▶ [What you need to do] From top to bottom, return the records that follow exactly.

▶ [Records]
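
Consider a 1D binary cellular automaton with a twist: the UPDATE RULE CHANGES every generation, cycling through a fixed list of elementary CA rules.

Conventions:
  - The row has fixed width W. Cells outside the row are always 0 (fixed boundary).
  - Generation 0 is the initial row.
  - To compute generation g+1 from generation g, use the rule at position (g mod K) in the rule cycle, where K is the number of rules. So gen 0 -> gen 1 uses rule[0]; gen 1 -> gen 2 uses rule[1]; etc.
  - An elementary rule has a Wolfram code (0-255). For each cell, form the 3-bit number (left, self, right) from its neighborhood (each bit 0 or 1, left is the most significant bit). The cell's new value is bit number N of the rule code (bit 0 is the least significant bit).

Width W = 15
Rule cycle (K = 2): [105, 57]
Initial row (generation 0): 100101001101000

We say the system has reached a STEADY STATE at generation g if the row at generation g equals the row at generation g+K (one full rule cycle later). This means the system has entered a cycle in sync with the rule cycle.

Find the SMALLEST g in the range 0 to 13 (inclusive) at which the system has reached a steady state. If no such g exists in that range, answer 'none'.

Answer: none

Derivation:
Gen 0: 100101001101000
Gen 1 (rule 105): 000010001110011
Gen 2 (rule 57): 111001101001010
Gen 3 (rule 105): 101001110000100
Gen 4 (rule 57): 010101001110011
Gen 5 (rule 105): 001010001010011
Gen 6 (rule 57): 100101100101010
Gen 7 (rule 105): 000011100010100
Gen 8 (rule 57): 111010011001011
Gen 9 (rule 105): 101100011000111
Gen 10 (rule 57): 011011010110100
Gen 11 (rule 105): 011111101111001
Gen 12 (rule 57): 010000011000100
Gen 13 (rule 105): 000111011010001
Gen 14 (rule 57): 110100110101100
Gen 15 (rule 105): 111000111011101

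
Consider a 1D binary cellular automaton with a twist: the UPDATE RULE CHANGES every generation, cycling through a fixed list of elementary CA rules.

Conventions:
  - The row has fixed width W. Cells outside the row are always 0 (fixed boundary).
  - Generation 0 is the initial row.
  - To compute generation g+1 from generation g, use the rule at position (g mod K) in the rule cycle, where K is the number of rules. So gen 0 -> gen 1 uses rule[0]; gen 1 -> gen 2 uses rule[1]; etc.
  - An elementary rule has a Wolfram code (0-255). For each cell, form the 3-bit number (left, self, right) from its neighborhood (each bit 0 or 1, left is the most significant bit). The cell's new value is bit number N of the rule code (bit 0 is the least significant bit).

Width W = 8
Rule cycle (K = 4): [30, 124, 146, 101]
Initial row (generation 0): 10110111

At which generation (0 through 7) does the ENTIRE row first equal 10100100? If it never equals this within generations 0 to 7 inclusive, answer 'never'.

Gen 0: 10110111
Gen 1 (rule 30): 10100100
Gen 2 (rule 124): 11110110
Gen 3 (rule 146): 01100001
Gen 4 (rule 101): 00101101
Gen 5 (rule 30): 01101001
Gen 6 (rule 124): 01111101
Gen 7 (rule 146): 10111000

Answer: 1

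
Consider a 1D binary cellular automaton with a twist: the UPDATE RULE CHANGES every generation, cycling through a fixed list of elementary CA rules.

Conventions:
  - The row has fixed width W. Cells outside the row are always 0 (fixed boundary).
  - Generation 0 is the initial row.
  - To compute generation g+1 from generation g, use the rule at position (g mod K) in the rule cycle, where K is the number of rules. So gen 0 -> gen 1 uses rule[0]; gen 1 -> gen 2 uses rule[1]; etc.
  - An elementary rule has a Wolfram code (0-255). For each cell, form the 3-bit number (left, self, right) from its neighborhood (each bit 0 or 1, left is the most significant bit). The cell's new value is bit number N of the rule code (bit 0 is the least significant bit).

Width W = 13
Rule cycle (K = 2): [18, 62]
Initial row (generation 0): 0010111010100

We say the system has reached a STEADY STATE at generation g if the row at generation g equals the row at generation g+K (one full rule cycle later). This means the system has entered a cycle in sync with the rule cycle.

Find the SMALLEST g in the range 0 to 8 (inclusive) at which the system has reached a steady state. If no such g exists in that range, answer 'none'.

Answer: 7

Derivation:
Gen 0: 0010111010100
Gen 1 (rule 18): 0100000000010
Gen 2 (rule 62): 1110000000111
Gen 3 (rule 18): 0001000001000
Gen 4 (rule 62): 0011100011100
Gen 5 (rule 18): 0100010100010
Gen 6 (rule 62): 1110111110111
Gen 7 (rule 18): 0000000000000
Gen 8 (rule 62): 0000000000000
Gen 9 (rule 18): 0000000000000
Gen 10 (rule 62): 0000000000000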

▶ [Written solution]
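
Consider a 1D binary cellular automaton with a twist: the UPDATE RULE CHANGES every generation, cycling through a fixed list of elementary CA rules.

Conventions:
  - The row has fixed width W. Cells outside the row are always 0 (fixed boundary).
  - Generation 0 is the initial row.
  - To compute generation g+1 from generation g, use the rule at position (g mod K) in the rule cycle, where K is the number of rules. So gen 0 -> gen 1 uses rule[0]; gen 1 -> gen 2 uses rule[1]; etc.
  - An elementary rule has a Wolfram code (0-255). For each cell, form the 3-bit number (left, self, right) from its neighborhood (each bit 0 or 1, left is the most significant bit). The cell's new value is bit number N of the rule code (bit 0 is the least significant bit).

Width W = 15
Rule cycle (K = 2): [105, 57]
Initial row (generation 0): 100101001101000

We say the system has reached a STEADY STATE at generation g if the row at generation g equals the row at generation g+K (one full rule cycle later). This means the system has entered a cycle in sync with the rule cycle.

Find the SMALLEST g in the range 0 to 13 (inclusive) at which the system has reached a steady state. If no such g exists in that range, answer 'none'.

Answer: none

Derivation:
Gen 0: 100101001101000
Gen 1 (rule 105): 000010001110011
Gen 2 (rule 57): 111001101001010
Gen 3 (rule 105): 101001110000100
Gen 4 (rule 57): 010101001110011
Gen 5 (rule 105): 001010001010011
Gen 6 (rule 57): 100101100101010
Gen 7 (rule 105): 000011100010100
Gen 8 (rule 57): 111010011001011
Gen 9 (rule 105): 101100011000111
Gen 10 (rule 57): 011011010110100
Gen 11 (rule 105): 011111101111001
Gen 12 (rule 57): 010000011000100
Gen 13 (rule 105): 000111011010001
Gen 14 (rule 57): 110100110101100
Gen 15 (rule 105): 111000111011101

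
Consider a 1D binary cellular automaton with a twist: the UPDATE RULE CHANGES every generation, cycling through a fixed list of elementary CA rules.

Conventions:
  - The row has fixed width W. Cells outside the row are always 0 (fixed boundary).
  - Generation 0 is the initial row.
  - To compute generation g+1 from generation g, use the rule at position (g mod K) in the rule cycle, where K is the number of rules. So gen 0 -> gen 1 uses rule[0]; gen 1 -> gen 2 uses rule[1]; etc.
  - An elementary rule has a Wolfram code (0-255). For each cell, form the 3-bit number (left, self, right) from its neighborhood (each bit 0 or 1, left is the most significant bit). The cell's new value is bit number N of the rule code (bit 0 is the least significant bit).

Width W = 8
Rule cycle (K = 4): [30, 124, 146, 101]
Initial row (generation 0): 10110111

At which generation (0 through 7) does the ENTIRE row first equal 10100100? If it never equals this within generations 0 to 7 inclusive, answer 'never'.

Gen 0: 10110111
Gen 1 (rule 30): 10100100
Gen 2 (rule 124): 11110110
Gen 3 (rule 146): 01100001
Gen 4 (rule 101): 00101101
Gen 5 (rule 30): 01101001
Gen 6 (rule 124): 01111101
Gen 7 (rule 146): 10111000

Answer: 1

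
Consider a 1D binary cellular automaton with a twist: the UPDATE RULE CHANGES every generation, cycling through a fixed list of elementary CA rules.

Conventions:
  - The row has fixed width W. Cells outside the row are always 0 (fixed boundary).
  - Generation 0 is the initial row.
  - To compute generation g+1 from generation g, use the rule at position (g mod K) in the rule cycle, where K is the number of rules. So gen 0 -> gen 1 uses rule[0]; gen 1 -> gen 2 uses rule[1]; etc.
  - An elementary rule has a Wolfram code (0-255). For each cell, form the 3-bit number (left, self, right) from its neighborhood (each bit 0 or 1, left is the most significant bit). The cell's new value is bit number N of the rule code (bit 0 is the least significant bit).

Width W = 13
Rule cycle (K = 2): [18, 62]
Initial row (generation 0): 0010111010100

We say the system has reached a STEADY STATE at generation g if the row at generation g equals the row at generation g+K (one full rule cycle later). This means the system has entered a cycle in sync with the rule cycle.

Find the SMALLEST g in the range 0 to 8 (inclusive) at which the system has reached a steady state. If no such g exists in that range, answer 'none'.

Answer: 7

Derivation:
Gen 0: 0010111010100
Gen 1 (rule 18): 0100000000010
Gen 2 (rule 62): 1110000000111
Gen 3 (rule 18): 0001000001000
Gen 4 (rule 62): 0011100011100
Gen 5 (rule 18): 0100010100010
Gen 6 (rule 62): 1110111110111
Gen 7 (rule 18): 0000000000000
Gen 8 (rule 62): 0000000000000
Gen 9 (rule 18): 0000000000000
Gen 10 (rule 62): 0000000000000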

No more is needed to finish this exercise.